----- DATA IN THIS EXERCISE -----

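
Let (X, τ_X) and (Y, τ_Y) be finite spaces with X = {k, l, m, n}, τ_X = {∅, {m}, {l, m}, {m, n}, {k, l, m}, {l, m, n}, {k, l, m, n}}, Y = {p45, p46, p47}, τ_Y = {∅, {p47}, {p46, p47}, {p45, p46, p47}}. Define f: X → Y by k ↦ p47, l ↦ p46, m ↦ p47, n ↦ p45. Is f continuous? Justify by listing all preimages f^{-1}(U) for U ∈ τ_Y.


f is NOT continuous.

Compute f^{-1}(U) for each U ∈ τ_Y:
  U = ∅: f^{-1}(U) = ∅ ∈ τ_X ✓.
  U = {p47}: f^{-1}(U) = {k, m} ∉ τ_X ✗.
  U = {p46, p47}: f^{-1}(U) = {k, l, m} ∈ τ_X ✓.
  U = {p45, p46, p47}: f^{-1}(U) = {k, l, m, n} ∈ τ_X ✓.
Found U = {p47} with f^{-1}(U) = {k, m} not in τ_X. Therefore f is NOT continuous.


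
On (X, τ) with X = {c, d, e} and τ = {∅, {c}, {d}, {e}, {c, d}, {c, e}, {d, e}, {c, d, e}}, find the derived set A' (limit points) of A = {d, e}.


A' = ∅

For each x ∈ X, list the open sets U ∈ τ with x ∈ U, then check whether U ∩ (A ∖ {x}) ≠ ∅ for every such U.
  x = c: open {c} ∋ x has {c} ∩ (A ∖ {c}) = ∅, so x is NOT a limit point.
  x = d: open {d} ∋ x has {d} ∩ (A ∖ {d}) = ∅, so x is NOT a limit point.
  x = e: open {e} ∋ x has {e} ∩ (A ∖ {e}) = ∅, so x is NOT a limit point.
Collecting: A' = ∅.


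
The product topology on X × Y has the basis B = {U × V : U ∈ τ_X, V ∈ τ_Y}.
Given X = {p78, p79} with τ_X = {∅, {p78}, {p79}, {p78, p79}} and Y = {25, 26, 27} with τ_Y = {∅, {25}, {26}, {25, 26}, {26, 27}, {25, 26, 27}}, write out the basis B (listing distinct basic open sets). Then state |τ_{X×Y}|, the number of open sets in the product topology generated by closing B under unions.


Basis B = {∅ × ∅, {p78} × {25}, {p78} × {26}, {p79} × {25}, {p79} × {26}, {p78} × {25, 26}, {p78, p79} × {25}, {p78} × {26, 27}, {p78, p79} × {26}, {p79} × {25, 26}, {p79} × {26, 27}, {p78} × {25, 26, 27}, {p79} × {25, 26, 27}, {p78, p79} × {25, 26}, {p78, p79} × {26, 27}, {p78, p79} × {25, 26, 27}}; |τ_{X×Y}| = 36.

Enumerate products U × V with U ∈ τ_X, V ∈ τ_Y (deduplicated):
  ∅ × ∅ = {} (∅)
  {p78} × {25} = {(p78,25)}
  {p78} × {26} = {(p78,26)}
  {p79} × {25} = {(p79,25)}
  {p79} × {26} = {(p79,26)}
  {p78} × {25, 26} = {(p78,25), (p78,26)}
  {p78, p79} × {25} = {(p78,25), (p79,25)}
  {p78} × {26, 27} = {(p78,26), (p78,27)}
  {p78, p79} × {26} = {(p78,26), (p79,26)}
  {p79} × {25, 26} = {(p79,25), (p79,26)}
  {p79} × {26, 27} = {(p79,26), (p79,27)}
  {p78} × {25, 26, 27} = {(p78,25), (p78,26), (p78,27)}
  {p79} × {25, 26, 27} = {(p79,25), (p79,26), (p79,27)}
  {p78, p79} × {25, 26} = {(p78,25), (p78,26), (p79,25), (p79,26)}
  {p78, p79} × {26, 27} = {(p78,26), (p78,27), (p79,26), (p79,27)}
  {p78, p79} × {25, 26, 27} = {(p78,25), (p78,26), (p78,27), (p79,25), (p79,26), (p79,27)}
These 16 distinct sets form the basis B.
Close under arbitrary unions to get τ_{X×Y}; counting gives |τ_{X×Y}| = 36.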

-----
----- DATA IN THIS EXERCISE -----

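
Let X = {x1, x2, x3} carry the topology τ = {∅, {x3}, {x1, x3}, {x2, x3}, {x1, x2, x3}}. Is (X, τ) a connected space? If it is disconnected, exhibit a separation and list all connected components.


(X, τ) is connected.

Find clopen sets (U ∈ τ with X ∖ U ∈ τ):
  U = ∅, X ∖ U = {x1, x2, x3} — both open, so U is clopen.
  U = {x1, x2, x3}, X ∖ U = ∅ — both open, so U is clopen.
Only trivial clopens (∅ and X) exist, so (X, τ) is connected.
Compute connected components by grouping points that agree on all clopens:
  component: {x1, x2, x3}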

-----

• **EXERCISE**
In the data above, find the line with "On (X, τ) with" and the line with "The product topology on". Retype both, plus every line between them, exactly.

• **SOLUTION BELOW**
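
On (X, τ) with X = {c, d, e} and τ = {∅, {c}, {d}, {e}, {c, d}, {c, e}, {d, e}, {c, d, e}}, find the derived set A' (limit points) of A = {d, e}.


A' = ∅

For each x ∈ X, list the open sets U ∈ τ with x ∈ U, then check whether U ∩ (A ∖ {x}) ≠ ∅ for every such U.
  x = c: open {c} ∋ x has {c} ∩ (A ∖ {c}) = ∅, so x is NOT a limit point.
  x = d: open {d} ∋ x has {d} ∩ (A ∖ {d}) = ∅, so x is NOT a limit point.
  x = e: open {e} ∋ x has {e} ∩ (A ∖ {e}) = ∅, so x is NOT a limit point.
Collecting: A' = ∅.


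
The product topology on X × Y has the basis B = {U × V : U ∈ τ_X, V ∈ τ_Y}.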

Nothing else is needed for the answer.